> Activity: From the listing below, return each line that includes "Gather".

Content starts

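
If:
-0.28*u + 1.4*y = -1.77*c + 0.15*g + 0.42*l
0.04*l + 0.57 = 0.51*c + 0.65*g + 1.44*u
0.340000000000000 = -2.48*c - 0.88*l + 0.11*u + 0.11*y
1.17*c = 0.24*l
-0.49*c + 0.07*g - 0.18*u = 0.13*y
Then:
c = -0.05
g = 0.40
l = -0.22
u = 0.22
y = 0.08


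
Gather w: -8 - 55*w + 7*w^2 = 7*w^2 - 55*w - 8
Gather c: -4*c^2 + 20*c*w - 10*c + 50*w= -4*c^2 + c*(20*w - 10) + 50*w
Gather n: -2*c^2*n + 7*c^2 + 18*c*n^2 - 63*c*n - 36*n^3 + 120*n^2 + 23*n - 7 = 7*c^2 - 36*n^3 + n^2*(18*c + 120) + n*(-2*c^2 - 63*c + 23) - 7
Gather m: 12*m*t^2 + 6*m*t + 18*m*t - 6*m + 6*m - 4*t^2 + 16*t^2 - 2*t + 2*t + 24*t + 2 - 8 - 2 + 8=m*(12*t^2 + 24*t) + 12*t^2 + 24*t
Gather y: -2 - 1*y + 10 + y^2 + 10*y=y^2 + 9*y + 8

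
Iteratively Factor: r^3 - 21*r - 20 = (r + 4)*(r^2 - 4*r - 5) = (r - 5)*(r + 4)*(r + 1)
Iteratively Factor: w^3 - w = (w)*(w^2 - 1) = w*(w - 1)*(w + 1)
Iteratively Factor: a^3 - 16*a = (a)*(a^2 - 16) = a*(a - 4)*(a + 4)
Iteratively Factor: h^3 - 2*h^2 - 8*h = (h)*(h^2 - 2*h - 8) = h*(h + 2)*(h - 4)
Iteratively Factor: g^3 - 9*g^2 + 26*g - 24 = (g - 4)*(g^2 - 5*g + 6) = (g - 4)*(g - 3)*(g - 2)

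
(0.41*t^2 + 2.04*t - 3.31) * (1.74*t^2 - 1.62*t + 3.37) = 0.7134*t^4 + 2.8854*t^3 - 7.6825*t^2 + 12.237*t - 11.1547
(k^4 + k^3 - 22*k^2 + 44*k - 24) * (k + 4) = k^5 + 5*k^4 - 18*k^3 - 44*k^2 + 152*k - 96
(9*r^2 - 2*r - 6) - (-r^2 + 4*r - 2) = 10*r^2 - 6*r - 4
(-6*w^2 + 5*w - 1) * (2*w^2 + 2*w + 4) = -12*w^4 - 2*w^3 - 16*w^2 + 18*w - 4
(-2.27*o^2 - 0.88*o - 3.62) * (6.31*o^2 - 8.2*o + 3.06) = -14.3237*o^4 + 13.0612*o^3 - 22.5724*o^2 + 26.9912*o - 11.0772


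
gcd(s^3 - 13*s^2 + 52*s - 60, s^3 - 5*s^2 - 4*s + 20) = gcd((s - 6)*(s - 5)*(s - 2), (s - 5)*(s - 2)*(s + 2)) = s^2 - 7*s + 10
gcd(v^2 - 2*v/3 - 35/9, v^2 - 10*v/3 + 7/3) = v - 7/3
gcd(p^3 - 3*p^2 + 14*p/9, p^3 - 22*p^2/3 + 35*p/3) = p^2 - 7*p/3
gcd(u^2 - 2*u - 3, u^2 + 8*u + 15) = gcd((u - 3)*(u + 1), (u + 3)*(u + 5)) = 1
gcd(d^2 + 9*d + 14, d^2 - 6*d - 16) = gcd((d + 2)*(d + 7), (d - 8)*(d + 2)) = d + 2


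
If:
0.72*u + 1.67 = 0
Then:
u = -2.32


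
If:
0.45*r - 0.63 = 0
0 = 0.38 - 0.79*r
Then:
No Solution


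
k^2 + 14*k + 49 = (k + 7)^2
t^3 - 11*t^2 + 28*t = t*(t - 7)*(t - 4)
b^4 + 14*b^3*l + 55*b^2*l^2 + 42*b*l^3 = b*(b + l)*(b + 6*l)*(b + 7*l)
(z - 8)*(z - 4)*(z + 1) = z^3 - 11*z^2 + 20*z + 32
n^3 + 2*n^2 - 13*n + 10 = (n - 2)*(n - 1)*(n + 5)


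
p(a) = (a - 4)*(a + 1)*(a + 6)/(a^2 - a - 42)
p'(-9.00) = 0.91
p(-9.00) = -6.50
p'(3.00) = -0.50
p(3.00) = 1.00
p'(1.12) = 0.31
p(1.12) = 1.04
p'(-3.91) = 0.80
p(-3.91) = -2.11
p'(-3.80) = 0.79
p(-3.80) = -2.02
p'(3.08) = -0.56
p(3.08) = 0.96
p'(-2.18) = 0.72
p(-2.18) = -0.79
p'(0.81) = 0.37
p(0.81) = 0.93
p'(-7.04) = 0.88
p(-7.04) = -4.75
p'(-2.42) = 0.73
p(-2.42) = -0.97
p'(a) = (1 - 2*a)*(a - 4)*(a + 1)*(a + 6)/(a^2 - a - 42)^2 + (a - 4)*(a + 1)/(a^2 - a - 42) + (a - 4)*(a + 6)/(a^2 - a - 42) + (a + 1)*(a + 6)/(a^2 - a - 42)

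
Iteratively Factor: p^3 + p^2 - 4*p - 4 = (p + 1)*(p^2 - 4) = (p + 1)*(p + 2)*(p - 2)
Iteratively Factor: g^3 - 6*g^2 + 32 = (g + 2)*(g^2 - 8*g + 16) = (g - 4)*(g + 2)*(g - 4)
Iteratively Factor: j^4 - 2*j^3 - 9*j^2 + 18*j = (j - 3)*(j^3 + j^2 - 6*j) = (j - 3)*(j - 2)*(j^2 + 3*j) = (j - 3)*(j - 2)*(j + 3)*(j)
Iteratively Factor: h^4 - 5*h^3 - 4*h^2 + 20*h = (h + 2)*(h^3 - 7*h^2 + 10*h) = (h - 2)*(h + 2)*(h^2 - 5*h) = h*(h - 2)*(h + 2)*(h - 5)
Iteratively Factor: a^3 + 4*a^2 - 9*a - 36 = (a + 3)*(a^2 + a - 12) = (a - 3)*(a + 3)*(a + 4)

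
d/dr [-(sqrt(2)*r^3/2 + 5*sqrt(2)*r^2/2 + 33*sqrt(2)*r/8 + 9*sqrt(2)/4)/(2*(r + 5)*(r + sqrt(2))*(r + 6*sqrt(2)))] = (-56*r^4 - 560*r^3 - 30*sqrt(2)*r^3 - 741*sqrt(2)*r^2 - 938*r^2 - 2220*sqrt(2)*r + 504*r - 1764*sqrt(2) + 1260)/(16*(r^6 + 10*r^5 + 14*sqrt(2)*r^5 + 147*r^4 + 140*sqrt(2)*r^4 + 518*sqrt(2)*r^3 + 1220*r^3 + 1680*sqrt(2)*r^2 + 3194*r^2 + 1440*r + 4200*sqrt(2)*r + 3600))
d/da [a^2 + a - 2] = 2*a + 1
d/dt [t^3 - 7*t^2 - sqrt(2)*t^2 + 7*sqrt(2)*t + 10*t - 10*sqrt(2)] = 3*t^2 - 14*t - 2*sqrt(2)*t + 7*sqrt(2) + 10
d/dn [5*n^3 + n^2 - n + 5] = 15*n^2 + 2*n - 1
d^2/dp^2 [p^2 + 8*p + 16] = 2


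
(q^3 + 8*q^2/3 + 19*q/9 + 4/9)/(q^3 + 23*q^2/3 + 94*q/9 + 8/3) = (q + 1)/(q + 6)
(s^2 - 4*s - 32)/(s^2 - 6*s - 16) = (s + 4)/(s + 2)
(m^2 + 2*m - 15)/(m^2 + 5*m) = (m - 3)/m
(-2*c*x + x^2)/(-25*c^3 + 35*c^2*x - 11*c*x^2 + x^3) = x*(2*c - x)/(25*c^3 - 35*c^2*x + 11*c*x^2 - x^3)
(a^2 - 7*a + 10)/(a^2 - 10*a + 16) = (a - 5)/(a - 8)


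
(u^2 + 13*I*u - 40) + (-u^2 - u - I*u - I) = -u + 12*I*u - 40 - I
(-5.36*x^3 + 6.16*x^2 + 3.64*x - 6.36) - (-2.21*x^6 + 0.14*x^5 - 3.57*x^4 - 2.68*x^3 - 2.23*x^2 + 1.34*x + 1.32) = 2.21*x^6 - 0.14*x^5 + 3.57*x^4 - 2.68*x^3 + 8.39*x^2 + 2.3*x - 7.68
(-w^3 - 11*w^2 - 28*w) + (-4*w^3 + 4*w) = -5*w^3 - 11*w^2 - 24*w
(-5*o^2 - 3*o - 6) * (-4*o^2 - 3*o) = 20*o^4 + 27*o^3 + 33*o^2 + 18*o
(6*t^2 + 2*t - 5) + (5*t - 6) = 6*t^2 + 7*t - 11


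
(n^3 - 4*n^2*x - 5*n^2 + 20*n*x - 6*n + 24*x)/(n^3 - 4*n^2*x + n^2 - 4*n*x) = (n - 6)/n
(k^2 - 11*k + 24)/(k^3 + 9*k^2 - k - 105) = (k - 8)/(k^2 + 12*k + 35)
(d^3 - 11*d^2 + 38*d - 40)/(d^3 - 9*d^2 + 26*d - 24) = (d - 5)/(d - 3)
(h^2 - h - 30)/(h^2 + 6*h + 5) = (h - 6)/(h + 1)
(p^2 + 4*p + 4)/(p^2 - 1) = (p^2 + 4*p + 4)/(p^2 - 1)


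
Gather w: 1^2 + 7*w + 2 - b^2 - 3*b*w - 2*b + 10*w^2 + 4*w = -b^2 - 2*b + 10*w^2 + w*(11 - 3*b) + 3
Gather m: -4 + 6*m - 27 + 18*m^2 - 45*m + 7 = 18*m^2 - 39*m - 24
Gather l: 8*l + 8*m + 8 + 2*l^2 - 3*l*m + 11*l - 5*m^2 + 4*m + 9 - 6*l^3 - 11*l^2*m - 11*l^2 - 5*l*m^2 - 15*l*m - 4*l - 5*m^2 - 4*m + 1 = -6*l^3 + l^2*(-11*m - 9) + l*(-5*m^2 - 18*m + 15) - 10*m^2 + 8*m + 18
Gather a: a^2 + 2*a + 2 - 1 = a^2 + 2*a + 1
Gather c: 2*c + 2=2*c + 2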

Content ends

> Result of this exercise:
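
Gather w: -8 - 55*w + 7*w^2 = 7*w^2 - 55*w - 8
Gather c: -4*c^2 + 20*c*w - 10*c + 50*w= -4*c^2 + c*(20*w - 10) + 50*w
Gather n: -2*c^2*n + 7*c^2 + 18*c*n^2 - 63*c*n - 36*n^3 + 120*n^2 + 23*n - 7 = 7*c^2 - 36*n^3 + n^2*(18*c + 120) + n*(-2*c^2 - 63*c + 23) - 7
Gather m: 12*m*t^2 + 6*m*t + 18*m*t - 6*m + 6*m - 4*t^2 + 16*t^2 - 2*t + 2*t + 24*t + 2 - 8 - 2 + 8=m*(12*t^2 + 24*t) + 12*t^2 + 24*t
Gather y: -2 - 1*y + 10 + y^2 + 10*y=y^2 + 9*y + 8
Gather w: 1^2 + 7*w + 2 - b^2 - 3*b*w - 2*b + 10*w^2 + 4*w = -b^2 - 2*b + 10*w^2 + w*(11 - 3*b) + 3
Gather m: -4 + 6*m - 27 + 18*m^2 - 45*m + 7 = 18*m^2 - 39*m - 24
Gather l: 8*l + 8*m + 8 + 2*l^2 - 3*l*m + 11*l - 5*m^2 + 4*m + 9 - 6*l^3 - 11*l^2*m - 11*l^2 - 5*l*m^2 - 15*l*m - 4*l - 5*m^2 - 4*m + 1 = -6*l^3 + l^2*(-11*m - 9) + l*(-5*m^2 - 18*m + 15) - 10*m^2 + 8*m + 18
Gather a: a^2 + 2*a + 2 - 1 = a^2 + 2*a + 1
Gather c: 2*c + 2=2*c + 2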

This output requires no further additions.